***** Information provided

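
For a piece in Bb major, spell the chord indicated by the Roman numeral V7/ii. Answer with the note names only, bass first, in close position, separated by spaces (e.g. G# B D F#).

G B D F

The slash means an applied dominant: we want the dominant of ii. In Bb major, ii is C minor, and its dominant is built on G.
Building a dominant seventh chord on G gives G-B-D-F.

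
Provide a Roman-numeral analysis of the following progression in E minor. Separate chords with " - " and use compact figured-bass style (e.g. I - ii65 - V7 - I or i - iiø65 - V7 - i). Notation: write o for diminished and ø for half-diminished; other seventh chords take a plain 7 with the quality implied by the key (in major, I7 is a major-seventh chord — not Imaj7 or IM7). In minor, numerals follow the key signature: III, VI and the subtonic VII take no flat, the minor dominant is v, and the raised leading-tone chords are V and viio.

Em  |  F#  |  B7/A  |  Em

i - V/V - V42 - i

Em: root E is the tonic; minor triad there is i.
F#: a major triad on F#, the applied dominant of V → V/V.
B7/A has root B, degree 5 in E minor, so V42.
Em: root E is the tonic; minor triad there is i.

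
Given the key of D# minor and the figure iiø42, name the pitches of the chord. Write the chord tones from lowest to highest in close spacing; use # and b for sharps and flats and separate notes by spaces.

The numeral's case and figure indicate a half-diminished seventh chord. In D# minor its root, the second degree, is E#.
That chord is spelled E#-G#-B-D#.
The figured bass 42 indicates third inversion, placing the seventh (D#) in the bass: D#-E#-G#-B.

D# E# G# B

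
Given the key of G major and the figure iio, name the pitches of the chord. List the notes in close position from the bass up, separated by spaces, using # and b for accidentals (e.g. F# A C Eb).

iio is the diminished supertonic triad, borrowed from the parallel minor. In G major that root is A.
So the chord is A-C-Eb.

A C Eb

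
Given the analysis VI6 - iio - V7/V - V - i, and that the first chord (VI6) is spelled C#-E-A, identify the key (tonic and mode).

C# minor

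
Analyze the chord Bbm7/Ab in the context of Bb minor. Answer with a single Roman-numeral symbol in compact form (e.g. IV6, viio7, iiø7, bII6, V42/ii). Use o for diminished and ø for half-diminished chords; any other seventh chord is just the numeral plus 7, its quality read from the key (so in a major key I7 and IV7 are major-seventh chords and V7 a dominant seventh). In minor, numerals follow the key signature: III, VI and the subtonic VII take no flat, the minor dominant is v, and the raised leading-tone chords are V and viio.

The pitches Bb-Db-F-Ab form a minor seventh chord rooted on Bb.
In Bb minor, Bb is the tonic; the diatonic minor seventh chord there is i7.
With Ab in the bass the chord is in third inversion, so the figured bass is 42.

i42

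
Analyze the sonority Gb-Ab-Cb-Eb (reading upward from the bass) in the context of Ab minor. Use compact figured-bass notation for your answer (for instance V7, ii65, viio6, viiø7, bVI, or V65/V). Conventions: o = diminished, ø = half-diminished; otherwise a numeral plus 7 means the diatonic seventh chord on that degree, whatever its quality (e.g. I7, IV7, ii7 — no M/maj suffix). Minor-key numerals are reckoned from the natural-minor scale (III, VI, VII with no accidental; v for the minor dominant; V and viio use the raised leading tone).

The pitches Ab-Cb-Eb-Gb form a minor seventh chord rooted on Ab.
In Ab minor, Ab is the tonic; the diatonic minor seventh chord there is i7.
With Gb in the bass the chord is in third inversion, so the figured bass is 42.

i42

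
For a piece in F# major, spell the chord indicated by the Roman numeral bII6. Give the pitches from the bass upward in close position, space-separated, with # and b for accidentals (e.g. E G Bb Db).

B D G

bII6 is the Neapolitan sixth — a major triad on the lowered second degree, here in its customary first inversion. In F# major that root is G.
So the chord is G-B-D, a major triad.
With the 6 figure the chord is in first inversion; from the bass B upward in close position it reads B-D-G.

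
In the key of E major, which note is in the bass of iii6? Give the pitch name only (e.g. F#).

B

iii in E major has root G#; the chord is G#-B-D#.
The figure 6 means first inversion — the third is in the bass.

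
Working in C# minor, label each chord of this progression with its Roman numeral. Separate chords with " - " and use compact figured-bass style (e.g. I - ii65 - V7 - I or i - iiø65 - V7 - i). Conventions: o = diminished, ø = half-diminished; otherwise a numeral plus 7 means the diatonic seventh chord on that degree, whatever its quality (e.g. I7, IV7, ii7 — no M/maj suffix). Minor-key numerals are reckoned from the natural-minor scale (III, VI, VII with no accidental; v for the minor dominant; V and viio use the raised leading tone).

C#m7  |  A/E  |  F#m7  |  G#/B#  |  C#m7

i7 - VI64 - iv7 - V6 - i7

C#m7: minor seventh chord on C# = scale degree 1 → i7.
A/E: root A is the submediant; major triad there is VI64.
F#m7: root F# is the subdominant; minor seventh chord there is iv7.
G#/B# has root G#, degree 5 in C# minor, so V6.
C#m7 has root C#, degree 1 in C# minor, so i7.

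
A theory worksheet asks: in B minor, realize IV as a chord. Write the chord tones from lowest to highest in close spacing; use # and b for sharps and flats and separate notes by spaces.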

**********

> What is needed
Return the entries in full, keeping every line exactly as it is.

> Result of this exercise
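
For a piece in Bb major, spell the chord indicated by the Roman numeral V7/ii. Answer with the note names only, bass first, in close position, separated by spaces (e.g. G# B D F#).

G B D F

The slash means an applied dominant: we want the dominant of ii. In Bb major, ii is C minor, and its dominant is built on G.
Building a dominant seventh chord on G gives G-B-D-F.

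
Provide a Roman-numeral analysis of the following progression in E minor. Separate chords with " - " and use compact figured-bass style (e.g. I - ii65 - V7 - I or i - iiø65 - V7 - i). Notation: write o for diminished and ø for half-diminished; other seventh chords take a plain 7 with the quality implied by the key (in major, I7 is a major-seventh chord — not Imaj7 or IM7). In minor, numerals follow the key signature: III, VI and the subtonic VII take no flat, the minor dominant is v, and the raised leading-tone chords are V and viio.

Em  |  F#  |  B7/A  |  Em

i - V/V - V42 - i

Em: root E is the tonic; minor triad there is i.
F#: a major triad on F#, the applied dominant of V → V/V.
B7/A has root B, degree 5 in E minor, so V42.
Em: root E is the tonic; minor triad there is i.

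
Given the key of D# minor and the figure iiø42, name the pitches of the chord. Write the chord tones from lowest to highest in close spacing; use # and b for sharps and flats and separate notes by spaces.

The numeral's case and figure indicate a half-diminished seventh chord. In D# minor its root, the second degree, is E#.
That chord is spelled E#-G#-B-D#.
The figured bass 42 indicates third inversion, placing the seventh (D#) in the bass: D#-E#-G#-B.

D# E# G# B

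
Given the key of G major and the figure iio, name the pitches of the chord. List the notes in close position from the bass up, separated by spaces, using # and b for accidentals (e.g. F# A C Eb).

iio is the diminished supertonic triad, borrowed from the parallel minor. In G major that root is A.
So the chord is A-C-Eb.

A C Eb

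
Given the analysis VI6 - iio - V7/V - V - i, and that the first chord (VI6) is spelled C#-E-A, identify the key (tonic and mode).

C# minor

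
Analyze the chord Bbm7/Ab in the context of Bb minor. Answer with a single Roman-numeral symbol in compact form (e.g. IV6, viio7, iiø7, bII6, V42/ii). Use o for diminished and ø for half-diminished chords; any other seventh chord is just the numeral plus 7, its quality read from the key (so in a major key I7 and IV7 are major-seventh chords and V7 a dominant seventh). In minor, numerals follow the key signature: III, VI and the subtonic VII take no flat, the minor dominant is v, and the raised leading-tone chords are V and viio.

The pitches Bb-Db-F-Ab form a minor seventh chord rooted on Bb.
In Bb minor, Bb is the tonic; the diatonic minor seventh chord there is i7.
With Ab in the bass the chord is in third inversion, so the figured bass is 42.

i42

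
Analyze the sonority Gb-Ab-Cb-Eb (reading upward from the bass) in the context of Ab minor. Use compact figured-bass notation for your answer (for instance V7, ii65, viio6, viiø7, bVI, or V65/V). Conventions: o = diminished, ø = half-diminished; otherwise a numeral plus 7 means the diatonic seventh chord on that degree, whatever its quality (e.g. I7, IV7, ii7 — no M/maj suffix). Minor-key numerals are reckoned from the natural-minor scale (III, VI, VII with no accidental; v for the minor dominant; V and viio use the raised leading tone).

The pitches Ab-Cb-Eb-Gb form a minor seventh chord rooted on Ab.
In Ab minor, Ab is the tonic; the diatonic minor seventh chord there is i7.
With Gb in the bass the chord is in third inversion, so the figured bass is 42.

i42

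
For a piece in F# major, spell the chord indicated by the Roman numeral bII6. Give the pitches from the bass upward in close position, space-separated, with # and b for accidentals (e.g. E G Bb Db).

B D G

bII6 is the Neapolitan sixth — a major triad on the lowered second degree, here in its customary first inversion. In F# major that root is G.
So the chord is G-B-D, a major triad.
With the 6 figure the chord is in first inversion; from the bass B upward in close position it reads B-D-G.

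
In the key of E major, which note is in the bass of iii6? Give the pitch name only (e.g. F#).

B

iii in E major has root G#; the chord is G#-B-D#.
The figure 6 means first inversion — the third is in the bass.

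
Working in C# minor, label each chord of this progression with its Roman numeral. Separate chords with " - " and use compact figured-bass style (e.g. I - ii65 - V7 - I or i - iiø65 - V7 - i). Conventions: o = diminished, ø = half-diminished; otherwise a numeral plus 7 means the diatonic seventh chord on that degree, whatever its quality (e.g. I7, IV7, ii7 — no M/maj suffix). Minor-key numerals are reckoned from the natural-minor scale (III, VI, VII with no accidental; v for the minor dominant; V and viio use the raised leading tone).

C#m7  |  A/E  |  F#m7  |  G#/B#  |  C#m7

i7 - VI64 - iv7 - V6 - i7

C#m7: minor seventh chord on C# = scale degree 1 → i7.
A/E: root A is the submediant; major triad there is VI64.
F#m7: root F# is the subdominant; minor seventh chord there is iv7.
G#/B# has root G#, degree 5 in C# minor, so V6.
C#m7 has root C#, degree 1 in C# minor, so i7.

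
A theory worksheet asks: in B minor, realize IV as a chord. Write the chord tones from lowest to highest in close spacing; use # and b for sharps and flats and separate notes by spaces.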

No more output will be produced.